===== Material shown =====

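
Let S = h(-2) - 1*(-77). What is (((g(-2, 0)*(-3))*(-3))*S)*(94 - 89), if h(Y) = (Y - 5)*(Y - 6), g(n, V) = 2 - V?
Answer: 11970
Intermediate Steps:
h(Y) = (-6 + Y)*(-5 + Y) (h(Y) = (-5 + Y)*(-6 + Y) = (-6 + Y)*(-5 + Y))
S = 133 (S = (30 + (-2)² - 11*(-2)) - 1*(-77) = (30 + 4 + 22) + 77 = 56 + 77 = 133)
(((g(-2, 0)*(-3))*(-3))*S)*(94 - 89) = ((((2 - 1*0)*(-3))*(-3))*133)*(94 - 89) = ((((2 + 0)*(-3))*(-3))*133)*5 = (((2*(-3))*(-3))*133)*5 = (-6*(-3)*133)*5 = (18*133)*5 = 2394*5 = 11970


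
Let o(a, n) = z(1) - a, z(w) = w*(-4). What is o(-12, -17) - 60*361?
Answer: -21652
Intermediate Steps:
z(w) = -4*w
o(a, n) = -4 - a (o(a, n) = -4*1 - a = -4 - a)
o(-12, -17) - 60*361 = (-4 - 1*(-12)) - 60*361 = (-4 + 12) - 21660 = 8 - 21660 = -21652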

=====
===== Material shown =====

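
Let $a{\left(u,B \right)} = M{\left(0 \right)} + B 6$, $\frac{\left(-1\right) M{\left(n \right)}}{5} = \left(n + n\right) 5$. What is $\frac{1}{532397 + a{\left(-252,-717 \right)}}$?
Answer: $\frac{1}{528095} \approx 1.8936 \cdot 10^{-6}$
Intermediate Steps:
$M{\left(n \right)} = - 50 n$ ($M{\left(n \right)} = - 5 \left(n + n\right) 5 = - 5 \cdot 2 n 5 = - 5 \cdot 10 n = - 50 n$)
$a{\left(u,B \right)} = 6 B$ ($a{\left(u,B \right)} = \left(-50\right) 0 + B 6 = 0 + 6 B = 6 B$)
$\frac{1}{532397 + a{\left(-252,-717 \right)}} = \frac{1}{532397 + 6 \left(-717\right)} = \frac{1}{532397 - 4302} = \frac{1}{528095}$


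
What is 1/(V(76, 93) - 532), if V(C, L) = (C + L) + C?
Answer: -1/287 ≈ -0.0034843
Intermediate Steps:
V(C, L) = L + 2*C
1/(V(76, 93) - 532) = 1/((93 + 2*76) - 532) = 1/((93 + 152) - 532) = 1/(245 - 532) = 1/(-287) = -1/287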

=====

→ **Task item**: Please give again the lines above between the line holding "Let S = h(-2)" and the line holding "Answer: 11970", inclusive, exactly as they are and with nothing added.

→ **Output for this exercise**:
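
Let S = h(-2) - 1*(-77). What is (((g(-2, 0)*(-3))*(-3))*S)*(94 - 89), if h(Y) = (Y - 5)*(Y - 6), g(n, V) = 2 - V?
Answer: 11970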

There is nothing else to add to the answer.